__Problem__. The data below is to be set down exactly.

__Source data__.
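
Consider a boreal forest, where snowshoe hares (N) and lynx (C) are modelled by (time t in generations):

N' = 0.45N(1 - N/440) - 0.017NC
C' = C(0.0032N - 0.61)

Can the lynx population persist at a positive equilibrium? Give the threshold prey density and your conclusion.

The predator equation gives dC/dt > 0 only when N > 0.61/0.0032 = 191.
Without the predator, N → K = 440. Since 440 > 191, the predator can invade and persist.

Threshold N = 191; K > 191, so yes, the predator persists.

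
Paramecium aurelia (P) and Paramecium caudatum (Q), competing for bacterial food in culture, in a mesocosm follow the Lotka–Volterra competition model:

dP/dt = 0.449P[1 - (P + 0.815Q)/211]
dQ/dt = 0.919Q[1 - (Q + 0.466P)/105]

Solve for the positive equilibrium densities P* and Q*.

P* ≈ 202, Q* ≈ 10.8

Setting both brackets to zero gives the nullclines P + 0.815Q = 211 and 0.466P + Q = 105.
Substituting Q = 105 - 0.466P into the first: P(1 - 0.815·0.466) = 211 - 0.815·105.
So P* = 125/0.62 = 202, and then Q* = 105 - 0.466·202 = 10.8.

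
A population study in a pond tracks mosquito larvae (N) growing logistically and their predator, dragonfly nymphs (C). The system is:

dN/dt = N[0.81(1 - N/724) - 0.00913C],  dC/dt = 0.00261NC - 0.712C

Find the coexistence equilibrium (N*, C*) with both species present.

From dC/dt = 0 with C > 0: 0.00261N* = 0.712, so N* = 273.
Substitute into dN/dt = 0: 0.81(1 - 273/724) = 0.00913C*.
The bracket is 0.623, giving C* = 0.505/0.00913 = 55.3.

N* ≈ 273, C* ≈ 55.3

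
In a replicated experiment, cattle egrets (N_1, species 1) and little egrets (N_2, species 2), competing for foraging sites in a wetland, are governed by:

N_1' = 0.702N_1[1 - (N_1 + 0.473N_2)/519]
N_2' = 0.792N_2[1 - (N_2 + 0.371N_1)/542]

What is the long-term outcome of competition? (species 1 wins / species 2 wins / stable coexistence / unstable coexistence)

Compare the nullcline intercepts: K1/α12 = 519/0.473 = 1100 > K2 = 542; K2/α21 = 542/0.371 = 1460 > K1 = 519.
Since both inequalities hold, each species can invade when rare, so the interior equilibrium is stable.

stable coexistence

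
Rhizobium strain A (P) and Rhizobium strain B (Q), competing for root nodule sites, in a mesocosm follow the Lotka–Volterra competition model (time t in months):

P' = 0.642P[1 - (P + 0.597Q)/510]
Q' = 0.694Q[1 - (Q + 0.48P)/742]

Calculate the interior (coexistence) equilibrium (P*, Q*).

Setting both brackets to zero gives the nullclines P + 0.597Q = 510 and 0.48P + Q = 742.
Substituting Q = 742 - 0.48P into the first: P(1 - 0.597·0.48) = 510 - 0.597·742.
So P* = 67/0.713 = 93.9, and then Q* = 742 - 0.48·93.9 = 697.

P* ≈ 93.9, Q* ≈ 697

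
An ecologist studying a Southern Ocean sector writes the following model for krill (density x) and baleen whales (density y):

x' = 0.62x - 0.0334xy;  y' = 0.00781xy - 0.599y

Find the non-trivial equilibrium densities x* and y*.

Set dy/dt = 0 with y > 0: 0.00781x - 0.599 = 0, so x* = 0.599/0.00781 = 76.7.
Set dx/dt = 0 with x > 0: 0.62 - 0.0334y = 0, so y* = 0.62/0.0334 = 18.6.

x* ≈ 76.7, y* ≈ 18.6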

__Answer box__.
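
Consider a boreal forest, where snowshoe hares (N) and lynx (C) are modelled by (time t in generations):

N' = 0.45N(1 - N/440) - 0.017NC
C' = C(0.0032N - 0.61)

Can the lynx population persist at a positive equilibrium? Give the threshold prey density and your conclusion.

The predator equation gives dC/dt > 0 only when N > 0.61/0.0032 = 191.
Without the predator, N → K = 440. Since 440 > 191, the predator can invade and persist.

Threshold N = 191; K > 191, so yes, the predator persists.

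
Paramecium aurelia (P) and Paramecium caudatum (Q), competing for bacterial food in culture, in a mesocosm follow the Lotka–Volterra competition model:

dP/dt = 0.449P[1 - (P + 0.815Q)/211]
dQ/dt = 0.919Q[1 - (Q + 0.466P)/105]

Solve for the positive equilibrium densities P* and Q*.

P* ≈ 202, Q* ≈ 10.8

Setting both brackets to zero gives the nullclines P + 0.815Q = 211 and 0.466P + Q = 105.
Substituting Q = 105 - 0.466P into the first: P(1 - 0.815·0.466) = 211 - 0.815·105.
So P* = 125/0.62 = 202, and then Q* = 105 - 0.466·202 = 10.8.

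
A population study in a pond tracks mosquito larvae (N) growing logistically and their predator, dragonfly nymphs (C). The system is:

dN/dt = N[0.81(1 - N/724) - 0.00913C],  dC/dt = 0.00261NC - 0.712C

Find the coexistence equilibrium (N*, C*) with both species present.

From dC/dt = 0 with C > 0: 0.00261N* = 0.712, so N* = 273.
Substitute into dN/dt = 0: 0.81(1 - 273/724) = 0.00913C*.
The bracket is 0.623, giving C* = 0.505/0.00913 = 55.3.

N* ≈ 273, C* ≈ 55.3

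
In a replicated experiment, cattle egrets (N_1, species 1) and little egrets (N_2, species 2), competing for foraging sites in a wetland, are governed by:

N_1' = 0.702N_1[1 - (N_1 + 0.473N_2)/519]
N_2' = 0.792N_2[1 - (N_2 + 0.371N_1)/542]

What is the long-term outcome of competition? (species 1 wins / species 2 wins / stable coexistence / unstable coexistence)

Compare the nullcline intercepts: K1/α12 = 519/0.473 = 1100 > K2 = 542; K2/α21 = 542/0.371 = 1460 > K1 = 519.
Since both inequalities hold, each species can invade when rare, so the interior equilibrium is stable.

stable coexistence

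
Rhizobium strain A (P) and Rhizobium strain B (Q), competing for root nodule sites, in a mesocosm follow the Lotka–Volterra competition model (time t in months):

P' = 0.642P[1 - (P + 0.597Q)/510]
Q' = 0.694Q[1 - (Q + 0.48P)/742]

Calculate the interior (coexistence) equilibrium (P*, Q*).

Setting both brackets to zero gives the nullclines P + 0.597Q = 510 and 0.48P + Q = 742.
Substituting Q = 742 - 0.48P into the first: P(1 - 0.597·0.48) = 510 - 0.597·742.
So P* = 67/0.713 = 93.9, and then Q* = 742 - 0.48·93.9 = 697.

P* ≈ 93.9, Q* ≈ 697

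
An ecologist studying a Southern Ocean sector writes the following model for krill (density x) and baleen whales (density y):

x' = 0.62x - 0.0334xy;  y' = 0.00781xy - 0.599y

Find the non-trivial equilibrium densities x* and y*.

Set dy/dt = 0 with y > 0: 0.00781x - 0.599 = 0, so x* = 0.599/0.00781 = 76.7.
Set dx/dt = 0 with x > 0: 0.62 - 0.0334y = 0, so y* = 0.62/0.0334 = 18.6.

x* ≈ 76.7, y* ≈ 18.6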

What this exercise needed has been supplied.